** Dataset content follows **
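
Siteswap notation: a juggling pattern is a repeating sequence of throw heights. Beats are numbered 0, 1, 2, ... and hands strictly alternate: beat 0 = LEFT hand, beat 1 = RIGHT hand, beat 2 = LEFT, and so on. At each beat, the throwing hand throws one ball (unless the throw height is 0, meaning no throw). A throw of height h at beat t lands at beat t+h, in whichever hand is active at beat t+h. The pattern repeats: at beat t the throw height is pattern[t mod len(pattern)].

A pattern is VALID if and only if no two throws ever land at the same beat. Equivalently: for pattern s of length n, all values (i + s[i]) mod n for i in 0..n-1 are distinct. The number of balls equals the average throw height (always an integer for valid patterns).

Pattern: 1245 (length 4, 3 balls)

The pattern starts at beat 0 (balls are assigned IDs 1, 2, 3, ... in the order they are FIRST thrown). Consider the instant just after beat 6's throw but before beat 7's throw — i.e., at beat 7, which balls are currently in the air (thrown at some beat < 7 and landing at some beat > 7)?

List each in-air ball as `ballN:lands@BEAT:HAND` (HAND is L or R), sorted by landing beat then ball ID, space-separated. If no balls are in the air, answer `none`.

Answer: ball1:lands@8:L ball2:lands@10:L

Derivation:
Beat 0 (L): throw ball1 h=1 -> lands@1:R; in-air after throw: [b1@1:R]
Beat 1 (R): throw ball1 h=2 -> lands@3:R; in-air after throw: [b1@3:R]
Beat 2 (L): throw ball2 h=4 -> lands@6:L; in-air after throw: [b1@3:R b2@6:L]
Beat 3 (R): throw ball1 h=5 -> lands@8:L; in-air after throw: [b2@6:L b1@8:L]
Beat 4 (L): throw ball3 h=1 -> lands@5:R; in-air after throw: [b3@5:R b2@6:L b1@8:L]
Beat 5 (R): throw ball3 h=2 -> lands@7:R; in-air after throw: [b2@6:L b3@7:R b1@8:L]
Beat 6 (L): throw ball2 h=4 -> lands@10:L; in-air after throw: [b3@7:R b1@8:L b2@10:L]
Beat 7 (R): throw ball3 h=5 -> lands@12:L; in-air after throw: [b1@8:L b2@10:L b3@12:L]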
** End of Dataset content **
Extract exactly and only the lines above from the line containing "A pattern is" through the line containing "The pattern starts", both end lines included.

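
A pattern is VALID if and only if no two throws ever land at the same beat. Equivalently: for pattern s of length n, all values (i + s[i]) mod n for i in 0..n-1 are distinct. The number of balls equals the average throw height (always an integer for valid patterns).

Pattern: 1245 (length 4, 3 balls)

The pattern starts at beat 0 (balls are assigned IDs 1, 2, 3, ... in the order they are FIRST thrown). Consider the instant just after beat 6's throw but before beat 7's throw — i.e., at beat 7, which balls are currently in the air (thrown at some beat < 7 and landing at some beat > 7)?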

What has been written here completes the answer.